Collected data

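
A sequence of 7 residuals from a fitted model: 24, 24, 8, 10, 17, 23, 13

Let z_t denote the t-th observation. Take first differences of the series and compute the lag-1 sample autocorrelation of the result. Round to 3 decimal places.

-0.097

First differences Δz: 0, -16, 2, 7, 6, -10
Mean of differences = -1.8333
Numerator Σ(Δz_t−Δz̄)(Δz_{t+1}−Δz̄) = -41.1944
Denominator Σ(Δz_t−Δz̄)² = 424.8333
r_1(Δz) = -41.1944 / 424.8333 = -0.097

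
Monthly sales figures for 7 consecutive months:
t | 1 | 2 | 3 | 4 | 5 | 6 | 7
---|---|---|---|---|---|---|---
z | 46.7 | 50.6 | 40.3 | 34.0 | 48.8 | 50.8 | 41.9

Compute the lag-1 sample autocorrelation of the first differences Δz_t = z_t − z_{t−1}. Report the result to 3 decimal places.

-0.125

First differences Δz: 3.9, -10.3, -6.3, 14.8, 2.0, -8.9
Mean of differences = -0.8000
Numerator Σ(Δz_t−Δz̄)(Δz_{t+1}−Δz̄) = -57.2000
Denominator Σ(Δz_t−Δz̄)² = 459.4000
r_1(Δz) = -57.2000 / 459.4000 = -0.125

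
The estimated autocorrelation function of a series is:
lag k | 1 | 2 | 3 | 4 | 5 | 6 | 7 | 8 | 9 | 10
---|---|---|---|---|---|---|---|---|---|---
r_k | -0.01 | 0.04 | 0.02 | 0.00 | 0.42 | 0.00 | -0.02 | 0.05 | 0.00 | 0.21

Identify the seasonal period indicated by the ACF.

The largest autocorrelation is r_5 = 0.42, with a weaker echo at lag 10 (0.21); the remaining lags stay at or below 0.05.
The dominant spike at lag 5 indicates a seasonal period of 5.

5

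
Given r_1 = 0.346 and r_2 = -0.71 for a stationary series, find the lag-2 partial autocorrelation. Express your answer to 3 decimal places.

φ_{22} = (r_2 − r_1²) / (1 − r_1²)
r_1² = (0.346)² = 0.119716
Numerator = -0.71 − 0.1197 = -0.8297; denominator = 1 − 0.1197 = 0.8803
φ_{22} = -0.8297 / 0.8803 = -0.943

-0.943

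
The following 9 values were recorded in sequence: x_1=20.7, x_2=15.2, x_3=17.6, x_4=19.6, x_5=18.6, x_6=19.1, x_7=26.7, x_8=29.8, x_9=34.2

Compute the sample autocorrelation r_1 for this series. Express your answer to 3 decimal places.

Mean x̄ = (20.7 + 15.2 + 17.6 + 19.6 + 18.6 + 19.1 + 26.7 + 29.8 + 34.2)/9 = 22.3889
Numerator Σ_{t=1}^{8}(x_t−x̄)(x_{t+1}−x̄) = 188.2565
Denominator Σ(x_t−x̄)² = 323.4289
r_1 = 188.2565 / 323.4289 = 0.582

0.582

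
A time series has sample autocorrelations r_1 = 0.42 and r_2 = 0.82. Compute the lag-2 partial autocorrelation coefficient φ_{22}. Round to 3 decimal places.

0.781

φ_{22} = (r_2 − r_1²) / (1 − r_1²)
r_1² = (0.42)² = 0.1764
Numerator = 0.82 − 0.1764 = 0.6436; denominator = 1 − 0.1764 = 0.8236
φ_{22} = 0.6436 / 0.8236 = 0.781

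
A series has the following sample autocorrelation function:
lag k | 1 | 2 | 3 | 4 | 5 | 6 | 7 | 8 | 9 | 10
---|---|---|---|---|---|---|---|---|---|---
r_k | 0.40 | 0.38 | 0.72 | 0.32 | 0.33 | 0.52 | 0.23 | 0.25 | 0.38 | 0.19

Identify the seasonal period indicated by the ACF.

The largest autocorrelation is r_3 = 0.72, with a weaker echo at lag 6 (0.52); the remaining lags stay at or below 0.40. The elevated value at lag 1 (0.40), dropping to 0.38 at lag 2, reflects decaying short-term dependence rather than seasonality.
The dominant spike at lag 3 indicates a seasonal period of 3.

3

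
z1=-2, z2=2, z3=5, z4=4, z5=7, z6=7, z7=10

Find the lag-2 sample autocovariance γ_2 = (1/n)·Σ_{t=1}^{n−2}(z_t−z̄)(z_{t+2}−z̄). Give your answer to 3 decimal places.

1.589

Mean z̄ = (-2 + 2 + 5 + 4 + 7 + 7 + 10)/7 = 4.7143
Deviations: -6.7143, -2.7143, 0.2857, -0.7143, 2.2857, 2.2857, 5.2857
Σ_{t=1}^{5}(z_t−z̄)(z_{t+2}−z̄) = 11.1224
γ_2 = 11.1224 / 7 = 1.589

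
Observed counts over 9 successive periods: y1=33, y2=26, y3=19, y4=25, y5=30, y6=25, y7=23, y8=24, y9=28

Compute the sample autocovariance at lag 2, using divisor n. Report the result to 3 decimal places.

Mean ȳ = (33 + 26 + 19 + 25 + 30 + 25 + 23 + 24 + 28)/9 = 25.8889
Σ_{t=1}^{7}(y_t−ȳ)(y_{t+2}−ȳ) = -92.9136
γ_2 = -92.9136 / 9 = -10.324

-10.324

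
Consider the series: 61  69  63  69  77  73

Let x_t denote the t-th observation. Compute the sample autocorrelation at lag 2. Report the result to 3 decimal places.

Mean x̄ = (61 + 69 + 63 + 69 + 77 + 73)/6 = 68.6667
Deviations from mean: -7.6667, 0.3333, -5.6667, 0.3333, 8.3333, 4.3333
Σ(x_t−x̄)(x_{t+2}−x̄) = (43.4444) + (0.1111) + (-47.2222) + (1.4444) = -2.2222
Denominator Σ(x_t−x̄)² = 179.3333
r_2 = -2.2222 / 179.3333 = -0.012

-0.012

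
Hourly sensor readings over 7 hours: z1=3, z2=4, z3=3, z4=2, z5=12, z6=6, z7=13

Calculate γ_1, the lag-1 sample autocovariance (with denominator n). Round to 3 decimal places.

0.058

Mean z̄ = (3 + 4 + 3 + 2 + 12 + 6 + 13)/7 = 6.1429
Deviations: -3.1429, -2.1429, -3.1429, -4.1429, 5.8571, -0.1429, 6.8571
Σ_{t=1}^{6}(z_t−z̄)(z_{t+1}−z̄) = 0.4082
γ_1 = 0.4082 / 7 = 0.058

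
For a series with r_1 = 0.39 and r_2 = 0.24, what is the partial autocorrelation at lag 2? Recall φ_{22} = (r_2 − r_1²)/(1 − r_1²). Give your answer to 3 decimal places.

φ_{22} = (r_2 − r_1²) / (1 − r_1²)
r_1² = (0.39)² = 0.1521
Numerator = 0.24 − 0.1521 = 0.0879; denominator = 1 − 0.1521 = 0.8479
φ_{22} = 0.0879 / 0.8479 = 0.104

0.104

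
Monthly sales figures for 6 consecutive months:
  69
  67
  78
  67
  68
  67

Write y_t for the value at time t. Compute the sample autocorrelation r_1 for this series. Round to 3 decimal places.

-0.358

Mean ȳ = (69 + 67 + 78 + 67 + 68 + 67)/6 = 69.3333
Deviations from mean: -0.3333, -2.3333, 8.6667, -2.3333, -1.3333, -2.3333
Numerator Σ_{t=1}^{5}(y_t−ȳ)(y_{t+1}−ȳ) = -33.4444
Denominator Σ(y_t−ȳ)² = 93.3333
r_1 = -33.4444 / 93.3333 = -0.358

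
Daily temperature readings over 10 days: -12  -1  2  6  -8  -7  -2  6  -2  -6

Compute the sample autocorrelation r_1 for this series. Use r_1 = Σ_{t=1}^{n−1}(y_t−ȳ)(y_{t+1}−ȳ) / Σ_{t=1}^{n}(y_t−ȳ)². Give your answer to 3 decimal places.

0.037

Mean ȳ = (-12 − 1 + 2 + 6 − 8 − 7 − 2 + 6 − 2 − 6)/10 = -2.4000
Numerator Σ_{t=1}^{9}(y_t−ȳ)(y_{t+1}−ȳ) = 11.8400
Denominator Σ(y_t−ȳ)² = 320.4000
r_1 = 11.8400 / 320.4000 = 0.037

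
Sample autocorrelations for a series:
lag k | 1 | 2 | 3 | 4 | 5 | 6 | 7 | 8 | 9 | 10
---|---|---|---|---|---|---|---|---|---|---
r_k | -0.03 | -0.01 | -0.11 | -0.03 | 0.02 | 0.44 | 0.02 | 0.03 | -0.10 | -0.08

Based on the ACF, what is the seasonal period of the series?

The largest autocorrelation is r_6 = 0.44; the remaining lags stay at or below 0.03.
The dominant spike at lag 6 indicates a seasonal period of 6.

6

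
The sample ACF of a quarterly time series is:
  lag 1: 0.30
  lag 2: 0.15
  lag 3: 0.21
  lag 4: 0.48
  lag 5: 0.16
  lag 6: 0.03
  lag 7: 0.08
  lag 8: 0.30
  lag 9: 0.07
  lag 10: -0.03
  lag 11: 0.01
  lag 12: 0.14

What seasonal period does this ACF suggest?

The largest autocorrelation is r_4 = 0.48; the remaining lags stay at or below 0.30. The elevated value at lag 1 (0.30), dropping to 0.15 at lag 2, reflects decaying short-term dependence rather than seasonality.
The dominant spike at lag 4 indicates a seasonal period of 4.

4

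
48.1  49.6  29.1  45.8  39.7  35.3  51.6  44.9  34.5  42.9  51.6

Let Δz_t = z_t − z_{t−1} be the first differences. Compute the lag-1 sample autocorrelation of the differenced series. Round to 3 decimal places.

First differences Δz: 1.5, -20.5, 16.7, -6.1, -4.4, 16.3, -6.7, -10.4, 8.4, 8.7
Mean of differences = 0.3500
Numerator Σ(Δz_t−Δz̄)(Δz_{t+1}−Δz̄) = -571.4375
Denominator Σ(Δz_t−Δz̄)² = 1321.7250
r_1(Δz) = -571.4375 / 1321.7250 = -0.432

-0.432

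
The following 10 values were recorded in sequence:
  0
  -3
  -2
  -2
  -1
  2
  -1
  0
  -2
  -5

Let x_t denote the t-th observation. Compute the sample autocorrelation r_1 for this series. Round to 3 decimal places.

Mean x̄ = (0 − 3 − 2 − 2 − 1 + 2 − 1 + 0 − 2 − 5)/10 = -1.4000
Numerator Σ_{t=1}^{9}(x_t−x̄)(x_{t+1}−x̄) = 3.4400
Denominator Σ(x_t−x̄)² = 32.4000
r_1 = 3.4400 / 32.4000 = 0.106

0.106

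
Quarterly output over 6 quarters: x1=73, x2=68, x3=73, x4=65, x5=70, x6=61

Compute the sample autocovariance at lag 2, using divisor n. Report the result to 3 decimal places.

Mean x̄ = (73 + 68 + 73 + 65 + 70 + 61)/6 = 68.3333
Deviations: 4.6667, -0.3333, 4.6667, -3.3333, 1.6667, -7.3333
Σ_{t=1}^{4}(x_t−x̄)(x_{t+2}−x̄) = 55.1111
γ_2 = 55.1111 / 6 = 9.185

9.185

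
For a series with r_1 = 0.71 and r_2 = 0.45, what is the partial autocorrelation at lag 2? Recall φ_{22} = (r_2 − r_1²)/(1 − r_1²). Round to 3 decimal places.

φ_{22} = (r_2 − r_1²) / (1 − r_1²)
r_1² = (0.71)² = 0.5041
Numerator = 0.45 − 0.5041 = -0.0541; denominator = 1 − 0.5041 = 0.4959
φ_{22} = -0.0541 / 0.4959 = -0.109

-0.109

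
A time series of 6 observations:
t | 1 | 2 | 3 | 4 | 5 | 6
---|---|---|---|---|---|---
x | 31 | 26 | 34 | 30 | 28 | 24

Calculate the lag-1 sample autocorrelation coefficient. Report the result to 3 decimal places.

-0.180

Mean x̄ = (31 + 26 + 34 + 30 + 28 + 24)/6 = 28.8333
Σ(x_t−x̄)(x_{t+1}−x̄) = (-6.1389) + (-14.6389) + (6.0278) + (-0.9722) + (4.0278) = -11.6944
Denominator Σ(x_t−x̄)² = 64.8333
r_1 = -11.6944 / 64.8333 = -0.180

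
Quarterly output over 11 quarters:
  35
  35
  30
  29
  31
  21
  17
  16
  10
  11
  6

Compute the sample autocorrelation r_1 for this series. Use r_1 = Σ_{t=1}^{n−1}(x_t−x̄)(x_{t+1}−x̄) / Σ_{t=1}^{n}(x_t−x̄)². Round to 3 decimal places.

0.716

Mean x̄ = (35 + 35 + 30 + 29 + 31 + 21 + 17 + 16 + 10 + 11 + 6)/11 = 21.9091
Numerator Σ_{t=1}^{10}(x_t−x̄)(x_{t+1}−x̄) = 798.1736
Denominator Σ(x_t−x̄)² = 1114.9091
r_1 = 798.1736 / 1114.9091 = 0.716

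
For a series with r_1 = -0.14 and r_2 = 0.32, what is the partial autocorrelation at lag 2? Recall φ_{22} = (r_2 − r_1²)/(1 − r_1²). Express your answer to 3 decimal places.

φ_{22} = (r_2 − r_1²) / (1 − r_1²)
r_1² = (-0.14)² = 0.0196
Numerator = 0.32 − 0.0196 = 0.3004; denominator = 1 − 0.0196 = 0.9804
φ_{22} = 0.3004 / 0.9804 = 0.306

0.306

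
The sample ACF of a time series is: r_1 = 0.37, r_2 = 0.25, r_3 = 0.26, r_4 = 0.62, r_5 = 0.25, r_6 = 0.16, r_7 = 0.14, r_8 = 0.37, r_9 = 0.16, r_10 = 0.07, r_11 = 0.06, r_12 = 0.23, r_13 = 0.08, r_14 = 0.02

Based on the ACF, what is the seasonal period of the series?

The largest autocorrelation is r_4 = 0.62; the remaining lags stay at or below 0.37. The elevated value at lag 1 (0.37), dropping to 0.25 at lag 2, reflects decaying short-term dependence rather than seasonality.
The dominant spike at lag 4 indicates a seasonal period of 4.

4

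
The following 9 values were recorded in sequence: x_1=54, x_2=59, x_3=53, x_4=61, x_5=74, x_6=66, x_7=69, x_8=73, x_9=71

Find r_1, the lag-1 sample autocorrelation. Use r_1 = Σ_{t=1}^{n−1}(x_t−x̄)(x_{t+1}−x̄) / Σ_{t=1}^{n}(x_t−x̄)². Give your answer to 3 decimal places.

Mean x̄ = (54 + 59 + 53 + 61 + 74 + 66 + 69 + 73 + 71)/9 = 64.4444
Numerator Σ_{t=1}^{8}(x_t−x̄)(x_{t+1}−x̄) = 242.6914
Denominator Σ(x_t−x̄)² = 512.2222
r_1 = 242.6914 / 512.2222 = 0.474

0.474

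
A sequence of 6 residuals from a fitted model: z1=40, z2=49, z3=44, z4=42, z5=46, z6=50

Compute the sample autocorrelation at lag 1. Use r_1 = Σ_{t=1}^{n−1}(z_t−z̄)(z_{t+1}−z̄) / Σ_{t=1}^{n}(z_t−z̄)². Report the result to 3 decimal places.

Mean z̄ = (40 + 49 + 44 + 42 + 46 + 50)/6 = 45.1667
Deviations from mean: -5.1667, 3.8333, -1.1667, -3.1667, 0.8333, 4.8333
Σ(z_t−z̄)(z_{t+1}−z̄) = (-19.8056) + (-4.4722) + (3.6944) + (-2.6389) + (4.0278) = -19.1944
Denominator Σ(z_t−z̄)² = 76.8333
r_1 = -19.1944 / 76.8333 = -0.250

-0.250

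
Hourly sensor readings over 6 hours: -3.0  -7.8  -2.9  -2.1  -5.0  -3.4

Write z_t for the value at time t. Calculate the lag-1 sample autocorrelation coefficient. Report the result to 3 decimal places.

Mean z̄ = (-3.0 − 7.8 − 2.9 − 2.1 − 5.0 − 3.4)/6 = -4.0333
Deviations from mean: 1.0333, -3.7667, 1.1333, 1.9333, -0.9667, 0.6333
Σ(z_t−z̄)(z_{t+1}−z̄) = (-3.8922) + (-4.2689) + (2.1911) + (-1.8689) + (-0.6122) = -8.4511
Denominator Σ(z_t−z̄)² = 21.6133
r_1 = -8.4511 / 21.6133 = -0.391

-0.391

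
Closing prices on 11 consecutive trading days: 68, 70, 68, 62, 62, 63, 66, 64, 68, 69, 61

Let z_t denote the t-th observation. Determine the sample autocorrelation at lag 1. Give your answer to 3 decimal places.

0.209

Mean z̄ = (68 + 70 + 68 + 62 + 62 + 63 + 66 + 64 + 68 + 69 + 61)/11 = 65.5455
Numerator Σ_{t=1}^{10}(z_t−z̄)(z_{t+1}−z̄) = 21.8843
Denominator Σ(z_t−z̄)² = 104.7273
r_1 = 21.8843 / 104.7273 = 0.209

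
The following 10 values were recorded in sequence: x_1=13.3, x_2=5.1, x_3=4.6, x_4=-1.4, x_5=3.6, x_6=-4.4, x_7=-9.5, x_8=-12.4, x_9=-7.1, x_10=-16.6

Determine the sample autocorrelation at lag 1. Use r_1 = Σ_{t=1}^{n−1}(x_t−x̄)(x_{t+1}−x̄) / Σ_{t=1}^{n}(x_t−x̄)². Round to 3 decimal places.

0.483

Mean x̄ = (13.3 + 5.1 + 4.6 − 1.4 + 3.6 − 4.4 − 9.5 − 12.4 − 7.1 − 16.6)/10 = -2.4800
Numerator Σ_{t=1}^{9}(x_t−x̄)(x_{t+1}−x̄) = 369.9996
Denominator Σ(x_t−x̄)² = 766.8160
r_1 = 369.9996 / 766.8160 = 0.483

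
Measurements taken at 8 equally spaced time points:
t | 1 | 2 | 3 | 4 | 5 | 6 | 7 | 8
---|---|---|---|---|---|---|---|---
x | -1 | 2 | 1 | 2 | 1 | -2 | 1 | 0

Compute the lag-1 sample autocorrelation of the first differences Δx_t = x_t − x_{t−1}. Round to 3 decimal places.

First differences Δx: 3, -1, 1, -1, -3, 3, -1
Mean of differences = 0.1429
Numerator Σ(Δx_t−Δx̄)(Δx_{t+1}−Δx̄) = -13.8776
Denominator Σ(Δx_t−Δx̄)² = 30.8571
r_1(Δx) = -13.8776 / 30.8571 = -0.450

-0.450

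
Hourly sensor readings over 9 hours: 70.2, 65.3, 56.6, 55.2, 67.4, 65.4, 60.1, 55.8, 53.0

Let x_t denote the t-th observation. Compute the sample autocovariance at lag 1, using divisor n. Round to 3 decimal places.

8.836

Mean x̄ = (70.2 + 65.3 + 56.6 + 55.2 + 67.4 + 65.4 + 60.1 + 55.8 + 53.0)/9 = 61.0000
Σ_{t=1}^{8}(x_t−x̄)(x_{t+1}−x̄) = 79.5200
γ_1 = 79.5200 / 9 = 8.836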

• [WHAT THE TASK ASKS] The required output is every line above that contains the string "residuals".

• [RESPONSE TO THIS TASK]
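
A sequence of 7 residuals from a fitted model: 24, 24, 8, 10, 17, 23, 13
A sequence of 6 residuals from a fitted model: z1=40, z2=49, z3=44, z4=42, z5=46, z6=50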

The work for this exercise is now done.